■ What you should do
The response should hold each line from the entries below where "raft" is found.

*** Data shown ***

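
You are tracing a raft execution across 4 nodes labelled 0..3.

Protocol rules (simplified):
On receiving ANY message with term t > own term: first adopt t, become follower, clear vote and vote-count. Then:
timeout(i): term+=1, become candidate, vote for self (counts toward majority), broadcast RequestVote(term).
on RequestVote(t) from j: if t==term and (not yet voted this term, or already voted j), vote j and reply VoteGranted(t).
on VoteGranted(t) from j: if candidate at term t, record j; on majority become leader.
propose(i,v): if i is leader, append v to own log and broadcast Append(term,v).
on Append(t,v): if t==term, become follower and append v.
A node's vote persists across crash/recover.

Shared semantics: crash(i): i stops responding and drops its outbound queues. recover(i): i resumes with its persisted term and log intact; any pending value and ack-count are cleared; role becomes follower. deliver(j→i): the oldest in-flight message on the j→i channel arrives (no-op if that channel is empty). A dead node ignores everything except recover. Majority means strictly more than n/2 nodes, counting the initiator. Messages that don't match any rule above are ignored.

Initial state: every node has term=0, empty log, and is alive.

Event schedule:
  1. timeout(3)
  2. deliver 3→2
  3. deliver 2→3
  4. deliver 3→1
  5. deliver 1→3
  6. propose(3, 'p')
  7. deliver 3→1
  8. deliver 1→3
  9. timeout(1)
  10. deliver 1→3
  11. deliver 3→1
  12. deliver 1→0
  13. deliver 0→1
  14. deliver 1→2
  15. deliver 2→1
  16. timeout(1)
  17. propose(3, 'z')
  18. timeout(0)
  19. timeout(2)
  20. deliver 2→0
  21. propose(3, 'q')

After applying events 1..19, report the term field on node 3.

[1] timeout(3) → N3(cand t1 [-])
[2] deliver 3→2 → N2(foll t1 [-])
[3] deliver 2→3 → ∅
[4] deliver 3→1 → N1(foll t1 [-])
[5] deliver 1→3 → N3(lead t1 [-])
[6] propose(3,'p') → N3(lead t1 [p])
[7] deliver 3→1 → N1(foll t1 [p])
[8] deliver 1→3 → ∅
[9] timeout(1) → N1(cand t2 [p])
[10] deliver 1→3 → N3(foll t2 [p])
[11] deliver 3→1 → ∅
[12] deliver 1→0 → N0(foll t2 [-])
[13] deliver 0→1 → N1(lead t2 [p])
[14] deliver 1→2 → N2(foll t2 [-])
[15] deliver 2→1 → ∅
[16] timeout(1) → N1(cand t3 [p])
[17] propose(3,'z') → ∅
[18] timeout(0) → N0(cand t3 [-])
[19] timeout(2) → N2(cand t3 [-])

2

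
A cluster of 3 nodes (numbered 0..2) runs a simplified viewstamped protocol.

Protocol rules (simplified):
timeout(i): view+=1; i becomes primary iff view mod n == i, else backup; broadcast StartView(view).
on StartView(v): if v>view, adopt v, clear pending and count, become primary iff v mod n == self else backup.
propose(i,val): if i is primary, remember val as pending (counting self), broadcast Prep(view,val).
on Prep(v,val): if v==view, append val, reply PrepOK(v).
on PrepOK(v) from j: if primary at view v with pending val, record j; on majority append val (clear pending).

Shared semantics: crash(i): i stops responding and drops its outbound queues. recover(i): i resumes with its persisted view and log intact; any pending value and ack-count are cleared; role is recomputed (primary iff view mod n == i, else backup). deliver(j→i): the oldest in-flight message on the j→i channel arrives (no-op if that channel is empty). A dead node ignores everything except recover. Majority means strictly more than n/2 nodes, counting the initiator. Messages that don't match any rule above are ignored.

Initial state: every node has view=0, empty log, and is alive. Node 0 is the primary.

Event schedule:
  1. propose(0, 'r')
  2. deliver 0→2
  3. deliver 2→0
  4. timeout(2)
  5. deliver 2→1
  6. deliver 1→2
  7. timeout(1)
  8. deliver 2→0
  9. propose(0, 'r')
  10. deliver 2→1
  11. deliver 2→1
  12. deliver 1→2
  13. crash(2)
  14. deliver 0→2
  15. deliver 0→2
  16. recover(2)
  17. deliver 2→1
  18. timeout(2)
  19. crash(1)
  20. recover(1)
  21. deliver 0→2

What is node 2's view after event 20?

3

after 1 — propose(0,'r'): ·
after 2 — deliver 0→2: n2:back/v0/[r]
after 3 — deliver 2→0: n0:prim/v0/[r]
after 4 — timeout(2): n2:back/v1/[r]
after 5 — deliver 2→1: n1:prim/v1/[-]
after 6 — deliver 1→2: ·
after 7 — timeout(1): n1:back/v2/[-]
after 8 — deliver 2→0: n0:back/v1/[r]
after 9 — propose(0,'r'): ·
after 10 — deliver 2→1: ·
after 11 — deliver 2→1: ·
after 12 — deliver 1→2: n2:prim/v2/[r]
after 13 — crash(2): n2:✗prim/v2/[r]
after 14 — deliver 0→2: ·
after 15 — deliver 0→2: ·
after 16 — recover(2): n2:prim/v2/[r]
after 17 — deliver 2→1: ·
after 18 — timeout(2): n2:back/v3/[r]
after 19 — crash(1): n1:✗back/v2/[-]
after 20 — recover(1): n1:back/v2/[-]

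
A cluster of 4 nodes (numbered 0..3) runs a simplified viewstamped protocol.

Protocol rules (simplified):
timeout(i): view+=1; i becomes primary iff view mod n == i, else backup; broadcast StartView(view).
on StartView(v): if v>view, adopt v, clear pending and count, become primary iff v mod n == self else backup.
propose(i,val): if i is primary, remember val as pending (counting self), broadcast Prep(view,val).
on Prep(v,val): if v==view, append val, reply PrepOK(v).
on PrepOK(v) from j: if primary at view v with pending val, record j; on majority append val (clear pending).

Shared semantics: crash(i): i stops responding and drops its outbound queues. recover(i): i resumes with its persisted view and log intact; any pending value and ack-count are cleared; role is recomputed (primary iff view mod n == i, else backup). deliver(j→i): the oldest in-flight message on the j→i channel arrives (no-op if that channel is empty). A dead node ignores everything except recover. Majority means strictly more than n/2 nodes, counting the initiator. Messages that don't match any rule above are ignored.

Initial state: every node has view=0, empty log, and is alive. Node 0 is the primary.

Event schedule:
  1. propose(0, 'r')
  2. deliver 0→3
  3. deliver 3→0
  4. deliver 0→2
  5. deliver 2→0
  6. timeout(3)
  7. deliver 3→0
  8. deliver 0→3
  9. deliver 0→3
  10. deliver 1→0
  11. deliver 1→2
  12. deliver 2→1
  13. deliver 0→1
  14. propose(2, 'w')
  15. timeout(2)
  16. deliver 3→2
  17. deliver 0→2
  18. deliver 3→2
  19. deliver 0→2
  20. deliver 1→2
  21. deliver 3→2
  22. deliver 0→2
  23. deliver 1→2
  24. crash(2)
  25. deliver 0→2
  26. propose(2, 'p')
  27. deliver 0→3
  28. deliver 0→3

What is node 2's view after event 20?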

*** End of Data shown ***
*** Data shown ***

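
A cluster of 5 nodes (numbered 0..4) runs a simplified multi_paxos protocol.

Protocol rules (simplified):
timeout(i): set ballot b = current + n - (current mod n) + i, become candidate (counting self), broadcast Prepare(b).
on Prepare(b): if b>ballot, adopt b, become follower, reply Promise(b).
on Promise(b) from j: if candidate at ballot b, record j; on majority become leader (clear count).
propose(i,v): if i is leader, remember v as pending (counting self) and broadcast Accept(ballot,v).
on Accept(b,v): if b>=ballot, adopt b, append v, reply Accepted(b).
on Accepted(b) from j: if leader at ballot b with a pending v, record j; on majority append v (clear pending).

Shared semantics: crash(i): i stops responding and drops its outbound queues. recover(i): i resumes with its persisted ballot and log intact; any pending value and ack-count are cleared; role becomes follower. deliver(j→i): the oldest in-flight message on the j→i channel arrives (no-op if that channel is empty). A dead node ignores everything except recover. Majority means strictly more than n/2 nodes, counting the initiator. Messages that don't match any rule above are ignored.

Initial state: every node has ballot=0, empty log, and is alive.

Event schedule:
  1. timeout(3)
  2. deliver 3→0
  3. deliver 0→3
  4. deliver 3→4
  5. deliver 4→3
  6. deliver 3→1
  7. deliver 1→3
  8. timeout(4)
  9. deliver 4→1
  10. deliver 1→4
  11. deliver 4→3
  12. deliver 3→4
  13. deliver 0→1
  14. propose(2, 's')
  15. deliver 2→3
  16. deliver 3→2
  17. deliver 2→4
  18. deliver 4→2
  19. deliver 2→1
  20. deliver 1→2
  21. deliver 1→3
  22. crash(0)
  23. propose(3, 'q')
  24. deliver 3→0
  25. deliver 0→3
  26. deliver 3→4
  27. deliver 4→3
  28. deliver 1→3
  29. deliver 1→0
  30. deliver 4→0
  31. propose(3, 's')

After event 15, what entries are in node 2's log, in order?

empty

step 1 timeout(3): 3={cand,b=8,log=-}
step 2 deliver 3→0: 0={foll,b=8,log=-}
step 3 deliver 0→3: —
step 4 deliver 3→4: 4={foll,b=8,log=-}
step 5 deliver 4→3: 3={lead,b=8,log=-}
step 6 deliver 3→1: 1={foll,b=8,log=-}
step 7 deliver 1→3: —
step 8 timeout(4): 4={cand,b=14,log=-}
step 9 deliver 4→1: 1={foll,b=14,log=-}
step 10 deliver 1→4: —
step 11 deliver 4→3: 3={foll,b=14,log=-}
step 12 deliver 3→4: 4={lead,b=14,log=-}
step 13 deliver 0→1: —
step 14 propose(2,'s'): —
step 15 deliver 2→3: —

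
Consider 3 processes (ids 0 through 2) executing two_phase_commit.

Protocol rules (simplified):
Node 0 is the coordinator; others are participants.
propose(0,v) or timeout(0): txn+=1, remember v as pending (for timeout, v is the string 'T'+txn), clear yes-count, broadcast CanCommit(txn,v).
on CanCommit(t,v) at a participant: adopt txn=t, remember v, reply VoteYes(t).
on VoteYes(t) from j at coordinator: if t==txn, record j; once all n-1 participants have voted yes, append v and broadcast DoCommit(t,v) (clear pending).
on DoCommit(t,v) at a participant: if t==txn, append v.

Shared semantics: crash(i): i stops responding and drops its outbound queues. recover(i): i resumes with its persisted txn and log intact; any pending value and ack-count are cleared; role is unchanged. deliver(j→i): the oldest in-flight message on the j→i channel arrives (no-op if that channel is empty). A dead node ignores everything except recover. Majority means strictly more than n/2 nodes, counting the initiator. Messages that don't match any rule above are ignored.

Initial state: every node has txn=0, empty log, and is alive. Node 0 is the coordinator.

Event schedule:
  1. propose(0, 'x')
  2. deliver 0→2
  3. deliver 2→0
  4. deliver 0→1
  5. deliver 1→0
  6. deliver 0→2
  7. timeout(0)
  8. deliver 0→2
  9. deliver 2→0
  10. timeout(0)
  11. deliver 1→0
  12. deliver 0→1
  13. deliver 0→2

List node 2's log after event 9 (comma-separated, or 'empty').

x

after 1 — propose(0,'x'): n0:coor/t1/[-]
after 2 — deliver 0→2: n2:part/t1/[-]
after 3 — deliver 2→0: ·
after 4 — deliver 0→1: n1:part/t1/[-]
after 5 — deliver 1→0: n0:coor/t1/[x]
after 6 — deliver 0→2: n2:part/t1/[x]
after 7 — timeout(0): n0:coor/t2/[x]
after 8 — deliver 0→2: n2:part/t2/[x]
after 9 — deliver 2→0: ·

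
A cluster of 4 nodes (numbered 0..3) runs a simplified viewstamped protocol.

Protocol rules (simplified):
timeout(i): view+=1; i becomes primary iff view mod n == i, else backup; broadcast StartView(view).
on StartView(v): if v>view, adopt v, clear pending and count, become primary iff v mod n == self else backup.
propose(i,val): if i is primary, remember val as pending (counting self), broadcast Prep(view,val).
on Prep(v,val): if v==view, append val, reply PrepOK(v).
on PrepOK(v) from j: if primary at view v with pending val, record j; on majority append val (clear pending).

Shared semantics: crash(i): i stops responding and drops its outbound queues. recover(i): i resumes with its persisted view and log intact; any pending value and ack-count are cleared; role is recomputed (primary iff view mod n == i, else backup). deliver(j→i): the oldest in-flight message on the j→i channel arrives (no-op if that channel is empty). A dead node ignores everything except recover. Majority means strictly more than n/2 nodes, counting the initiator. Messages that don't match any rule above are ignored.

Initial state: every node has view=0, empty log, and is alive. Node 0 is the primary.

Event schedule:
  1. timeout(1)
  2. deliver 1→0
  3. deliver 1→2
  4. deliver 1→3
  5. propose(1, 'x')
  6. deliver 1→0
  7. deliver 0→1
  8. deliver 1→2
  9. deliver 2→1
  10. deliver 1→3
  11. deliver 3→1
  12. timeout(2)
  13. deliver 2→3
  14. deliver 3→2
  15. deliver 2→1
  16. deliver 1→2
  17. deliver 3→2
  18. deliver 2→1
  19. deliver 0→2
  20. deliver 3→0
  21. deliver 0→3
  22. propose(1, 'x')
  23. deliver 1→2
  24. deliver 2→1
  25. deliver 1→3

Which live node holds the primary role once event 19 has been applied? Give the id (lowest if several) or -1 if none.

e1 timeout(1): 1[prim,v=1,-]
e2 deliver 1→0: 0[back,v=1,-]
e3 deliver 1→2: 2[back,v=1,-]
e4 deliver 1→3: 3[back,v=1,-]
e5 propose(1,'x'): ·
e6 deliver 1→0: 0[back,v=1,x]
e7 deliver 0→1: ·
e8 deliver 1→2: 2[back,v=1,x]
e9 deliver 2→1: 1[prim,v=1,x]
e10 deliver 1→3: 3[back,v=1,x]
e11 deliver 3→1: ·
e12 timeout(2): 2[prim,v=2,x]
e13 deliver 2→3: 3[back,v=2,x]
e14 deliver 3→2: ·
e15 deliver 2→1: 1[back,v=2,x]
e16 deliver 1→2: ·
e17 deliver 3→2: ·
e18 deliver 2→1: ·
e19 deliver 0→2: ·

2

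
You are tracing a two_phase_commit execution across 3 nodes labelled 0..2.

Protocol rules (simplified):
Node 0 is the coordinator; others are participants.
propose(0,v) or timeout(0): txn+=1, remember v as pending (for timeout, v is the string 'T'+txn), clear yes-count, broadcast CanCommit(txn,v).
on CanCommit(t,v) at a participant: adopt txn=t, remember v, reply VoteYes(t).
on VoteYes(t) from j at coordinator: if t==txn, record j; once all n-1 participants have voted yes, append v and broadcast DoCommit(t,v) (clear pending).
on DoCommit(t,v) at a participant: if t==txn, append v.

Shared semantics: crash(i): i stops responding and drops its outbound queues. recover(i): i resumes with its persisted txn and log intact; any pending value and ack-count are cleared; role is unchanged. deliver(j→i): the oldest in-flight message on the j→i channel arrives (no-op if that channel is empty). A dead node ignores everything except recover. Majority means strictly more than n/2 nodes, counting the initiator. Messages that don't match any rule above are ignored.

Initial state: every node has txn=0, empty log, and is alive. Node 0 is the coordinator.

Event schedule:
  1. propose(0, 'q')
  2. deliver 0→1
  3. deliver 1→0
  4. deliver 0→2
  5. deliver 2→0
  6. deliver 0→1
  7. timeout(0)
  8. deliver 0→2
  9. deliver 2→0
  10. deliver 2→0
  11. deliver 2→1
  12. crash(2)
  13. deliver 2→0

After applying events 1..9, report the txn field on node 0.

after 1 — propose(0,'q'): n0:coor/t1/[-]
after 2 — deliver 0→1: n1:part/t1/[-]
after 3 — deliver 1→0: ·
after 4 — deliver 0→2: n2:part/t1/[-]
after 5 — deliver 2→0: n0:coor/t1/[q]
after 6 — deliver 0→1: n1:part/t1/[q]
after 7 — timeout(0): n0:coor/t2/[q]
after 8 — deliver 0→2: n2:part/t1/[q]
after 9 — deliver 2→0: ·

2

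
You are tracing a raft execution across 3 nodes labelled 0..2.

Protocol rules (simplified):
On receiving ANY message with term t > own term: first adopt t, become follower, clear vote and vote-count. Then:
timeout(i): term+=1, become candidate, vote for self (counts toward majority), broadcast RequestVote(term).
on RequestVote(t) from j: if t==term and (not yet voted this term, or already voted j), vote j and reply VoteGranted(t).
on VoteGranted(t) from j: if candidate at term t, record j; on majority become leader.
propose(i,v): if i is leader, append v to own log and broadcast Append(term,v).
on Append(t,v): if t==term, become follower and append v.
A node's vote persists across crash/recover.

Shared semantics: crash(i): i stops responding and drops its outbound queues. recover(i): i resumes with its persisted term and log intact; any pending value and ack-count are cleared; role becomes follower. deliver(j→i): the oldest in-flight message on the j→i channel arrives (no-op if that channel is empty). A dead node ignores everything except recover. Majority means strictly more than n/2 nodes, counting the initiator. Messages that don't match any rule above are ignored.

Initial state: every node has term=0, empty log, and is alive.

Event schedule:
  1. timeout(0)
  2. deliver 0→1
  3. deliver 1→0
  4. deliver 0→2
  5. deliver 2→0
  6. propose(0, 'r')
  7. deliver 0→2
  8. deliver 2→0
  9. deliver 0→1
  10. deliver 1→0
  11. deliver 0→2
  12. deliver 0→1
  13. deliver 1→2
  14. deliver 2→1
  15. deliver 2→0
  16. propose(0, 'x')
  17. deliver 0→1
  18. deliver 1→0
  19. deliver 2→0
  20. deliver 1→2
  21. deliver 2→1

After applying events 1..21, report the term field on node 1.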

*** End of Data shown ***

■ Output below
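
You are tracing a raft execution across 4 nodes labelled 0..3.
You are tracing a raft execution across 3 nodes labelled 0..2.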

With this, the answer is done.